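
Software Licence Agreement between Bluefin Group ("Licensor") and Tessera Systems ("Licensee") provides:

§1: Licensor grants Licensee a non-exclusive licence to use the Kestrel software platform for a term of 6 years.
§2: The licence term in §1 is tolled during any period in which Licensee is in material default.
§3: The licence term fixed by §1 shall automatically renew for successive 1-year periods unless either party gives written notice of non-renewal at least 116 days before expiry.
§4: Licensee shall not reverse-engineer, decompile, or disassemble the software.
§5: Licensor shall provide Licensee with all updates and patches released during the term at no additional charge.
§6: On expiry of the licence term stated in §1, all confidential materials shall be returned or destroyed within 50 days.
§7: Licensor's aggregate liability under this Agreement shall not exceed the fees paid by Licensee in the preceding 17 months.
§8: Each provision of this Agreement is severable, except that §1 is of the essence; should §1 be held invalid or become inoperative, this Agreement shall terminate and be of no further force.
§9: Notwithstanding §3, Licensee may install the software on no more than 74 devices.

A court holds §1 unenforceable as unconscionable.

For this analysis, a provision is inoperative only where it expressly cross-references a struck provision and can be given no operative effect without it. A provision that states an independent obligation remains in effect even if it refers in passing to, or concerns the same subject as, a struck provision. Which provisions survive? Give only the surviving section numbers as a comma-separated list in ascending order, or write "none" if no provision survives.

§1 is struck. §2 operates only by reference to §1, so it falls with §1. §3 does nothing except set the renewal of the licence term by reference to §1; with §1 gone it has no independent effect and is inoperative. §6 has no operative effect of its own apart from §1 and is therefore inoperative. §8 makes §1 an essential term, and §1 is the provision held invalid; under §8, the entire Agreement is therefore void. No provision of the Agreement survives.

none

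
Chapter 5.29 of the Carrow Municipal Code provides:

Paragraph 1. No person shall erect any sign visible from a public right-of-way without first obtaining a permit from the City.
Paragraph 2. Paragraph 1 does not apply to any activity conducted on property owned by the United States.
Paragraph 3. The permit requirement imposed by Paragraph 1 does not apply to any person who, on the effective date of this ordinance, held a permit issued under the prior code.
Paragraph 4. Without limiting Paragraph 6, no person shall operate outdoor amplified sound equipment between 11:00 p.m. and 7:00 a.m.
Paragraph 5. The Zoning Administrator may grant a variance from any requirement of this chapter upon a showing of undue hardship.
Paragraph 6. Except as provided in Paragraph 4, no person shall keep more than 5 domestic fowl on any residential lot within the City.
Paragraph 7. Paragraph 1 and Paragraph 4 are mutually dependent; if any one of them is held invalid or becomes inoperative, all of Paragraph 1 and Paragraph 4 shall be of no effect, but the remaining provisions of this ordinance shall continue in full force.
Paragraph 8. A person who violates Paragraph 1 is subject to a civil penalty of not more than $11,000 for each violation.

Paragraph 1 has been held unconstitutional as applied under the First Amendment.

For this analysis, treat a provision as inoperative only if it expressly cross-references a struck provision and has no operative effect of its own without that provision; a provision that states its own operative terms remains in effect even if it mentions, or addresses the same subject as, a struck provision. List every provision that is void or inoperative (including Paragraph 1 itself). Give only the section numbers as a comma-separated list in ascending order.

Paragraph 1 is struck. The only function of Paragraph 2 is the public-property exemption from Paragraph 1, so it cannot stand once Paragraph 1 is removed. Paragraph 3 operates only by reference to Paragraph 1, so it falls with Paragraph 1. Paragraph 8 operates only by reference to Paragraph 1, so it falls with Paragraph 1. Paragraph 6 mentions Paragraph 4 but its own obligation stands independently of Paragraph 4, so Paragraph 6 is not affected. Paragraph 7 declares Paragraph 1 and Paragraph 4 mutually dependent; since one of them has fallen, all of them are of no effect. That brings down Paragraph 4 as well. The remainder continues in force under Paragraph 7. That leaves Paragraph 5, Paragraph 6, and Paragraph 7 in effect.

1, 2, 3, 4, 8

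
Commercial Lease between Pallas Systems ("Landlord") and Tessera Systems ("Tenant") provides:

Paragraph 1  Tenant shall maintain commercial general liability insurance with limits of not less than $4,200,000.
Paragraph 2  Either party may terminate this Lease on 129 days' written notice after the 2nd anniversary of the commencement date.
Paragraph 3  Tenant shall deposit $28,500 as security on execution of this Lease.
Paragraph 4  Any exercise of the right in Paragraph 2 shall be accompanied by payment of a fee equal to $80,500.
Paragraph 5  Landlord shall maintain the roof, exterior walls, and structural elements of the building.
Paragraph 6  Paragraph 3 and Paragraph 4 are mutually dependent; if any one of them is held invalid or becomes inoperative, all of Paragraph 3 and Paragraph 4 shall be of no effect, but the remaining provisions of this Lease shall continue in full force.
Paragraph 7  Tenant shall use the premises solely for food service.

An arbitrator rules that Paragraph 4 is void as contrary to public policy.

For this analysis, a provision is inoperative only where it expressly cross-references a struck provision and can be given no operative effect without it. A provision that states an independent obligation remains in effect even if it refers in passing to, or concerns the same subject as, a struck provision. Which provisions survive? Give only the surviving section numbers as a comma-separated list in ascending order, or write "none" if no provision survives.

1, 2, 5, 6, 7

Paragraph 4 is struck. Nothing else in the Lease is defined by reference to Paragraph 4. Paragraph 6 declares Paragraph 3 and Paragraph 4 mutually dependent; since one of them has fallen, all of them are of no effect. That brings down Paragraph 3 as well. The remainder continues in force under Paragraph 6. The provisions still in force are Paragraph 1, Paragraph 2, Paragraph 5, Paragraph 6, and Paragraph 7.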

Action item: Above this instruction are the records; retype exactly the lines from the one containing "equal to $80,500." up to and including the one containing "Lease shall continue in full force.".

Your solution:
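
Paragraph 4  Any exercise of the right in Paragraph 2 shall be accompanied by payment of a fee equal to $80,500.
Paragraph 5  Landlord shall maintain the roof, exterior walls, and structural elements of the building.
Paragraph 6  Paragraph 3 and Paragraph 4 are mutually dependent; if any one of them is held invalid or becomes inoperative, all of Paragraph 3 and Paragraph 4 shall be of no effect, but the remaining provisions of this Lease shall continue in full force.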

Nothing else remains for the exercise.